## Prompt
Transcribe all records verbatim.
___ Dataset extract ___
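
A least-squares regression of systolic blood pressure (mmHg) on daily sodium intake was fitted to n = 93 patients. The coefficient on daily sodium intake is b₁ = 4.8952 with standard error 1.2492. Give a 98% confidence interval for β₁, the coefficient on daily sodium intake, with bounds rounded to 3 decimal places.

(1.937, 7.853)

df = n − 2 = 93 − 2 = 91.
t* = t_{0.01, 91} = 2.368026.
Margin = t* × SE = 2.368026 × 1.2492 = 2.95814.
CI: 4.8952 ± 2.95814 → (1.937, 7.853).
With 98% confidence, each one-unit increase in daily sodium intake is associated with a change of between 1.937 and 7.853 mmHg in systolic blood pressure.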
___
## Answer to the exercise
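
A least-squares regression of systolic blood pressure (mmHg) on daily sodium intake was fitted to n = 93 patients. The coefficient on daily sodium intake is b₁ = 4.8952 with standard error 1.2492. Give a 98% confidence interval for β₁, the coefficient on daily sodium intake, with bounds rounded to 3 decimal places.

(1.937, 7.853)

df = n − 2 = 93 − 2 = 91.
t* = t_{0.01, 91} = 2.368026.
Margin = t* × SE = 2.368026 × 1.2492 = 2.95814.
CI: 4.8952 ± 2.95814 → (1.937, 7.853).
With 98% confidence, each one-unit increase in daily sodium intake is associated with a change of between 1.937 and 7.853 mmHg in systolic blood pressure.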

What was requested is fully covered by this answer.